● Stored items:
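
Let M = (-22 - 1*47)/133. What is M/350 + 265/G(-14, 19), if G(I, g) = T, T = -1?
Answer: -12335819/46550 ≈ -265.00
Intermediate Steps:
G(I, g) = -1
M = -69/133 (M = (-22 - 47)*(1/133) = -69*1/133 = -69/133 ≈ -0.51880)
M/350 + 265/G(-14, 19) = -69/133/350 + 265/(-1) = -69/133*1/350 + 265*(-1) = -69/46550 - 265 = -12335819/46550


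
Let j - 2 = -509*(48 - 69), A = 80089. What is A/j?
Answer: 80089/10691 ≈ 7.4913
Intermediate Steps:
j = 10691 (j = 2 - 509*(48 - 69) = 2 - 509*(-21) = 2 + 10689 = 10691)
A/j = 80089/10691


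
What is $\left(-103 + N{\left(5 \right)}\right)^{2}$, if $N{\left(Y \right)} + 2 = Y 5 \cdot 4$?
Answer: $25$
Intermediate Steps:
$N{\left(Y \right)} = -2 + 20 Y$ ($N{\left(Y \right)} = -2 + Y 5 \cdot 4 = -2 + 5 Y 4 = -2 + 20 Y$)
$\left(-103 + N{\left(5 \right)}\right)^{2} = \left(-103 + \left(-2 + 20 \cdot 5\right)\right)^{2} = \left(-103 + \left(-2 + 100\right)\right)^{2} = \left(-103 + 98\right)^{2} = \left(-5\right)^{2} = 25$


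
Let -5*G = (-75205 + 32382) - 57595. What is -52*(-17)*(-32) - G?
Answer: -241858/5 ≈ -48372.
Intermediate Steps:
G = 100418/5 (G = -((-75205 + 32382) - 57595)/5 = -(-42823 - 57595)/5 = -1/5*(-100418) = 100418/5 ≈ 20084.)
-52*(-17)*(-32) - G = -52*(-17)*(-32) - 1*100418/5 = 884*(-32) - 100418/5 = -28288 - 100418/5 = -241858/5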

---

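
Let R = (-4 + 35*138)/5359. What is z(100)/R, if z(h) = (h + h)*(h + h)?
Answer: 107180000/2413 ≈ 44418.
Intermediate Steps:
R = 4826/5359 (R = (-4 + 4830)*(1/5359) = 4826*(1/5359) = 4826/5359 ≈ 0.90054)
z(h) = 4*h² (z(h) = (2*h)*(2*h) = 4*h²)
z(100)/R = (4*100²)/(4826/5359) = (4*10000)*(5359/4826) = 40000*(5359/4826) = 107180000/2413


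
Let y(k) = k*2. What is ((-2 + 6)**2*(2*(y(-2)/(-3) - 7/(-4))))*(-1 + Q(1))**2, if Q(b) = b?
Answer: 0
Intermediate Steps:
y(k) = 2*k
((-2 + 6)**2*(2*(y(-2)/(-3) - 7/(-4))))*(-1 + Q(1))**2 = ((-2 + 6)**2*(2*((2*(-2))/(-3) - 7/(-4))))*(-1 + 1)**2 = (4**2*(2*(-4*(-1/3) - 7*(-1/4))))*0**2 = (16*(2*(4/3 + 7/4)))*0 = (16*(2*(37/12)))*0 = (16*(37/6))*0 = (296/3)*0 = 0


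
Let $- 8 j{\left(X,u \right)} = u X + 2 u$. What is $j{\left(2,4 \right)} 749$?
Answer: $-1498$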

● YOUR TASK:
In the data above, find the line with "What is $\left(-103" and the line with "Answer: $25$". Retype both, plus every line between them, exactly.

● RESULT BELOW:
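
What is $\left(-103 + N{\left(5 \right)}\right)^{2}$, if $N{\left(Y \right)} + 2 = Y 5 \cdot 4$?
Answer: $25$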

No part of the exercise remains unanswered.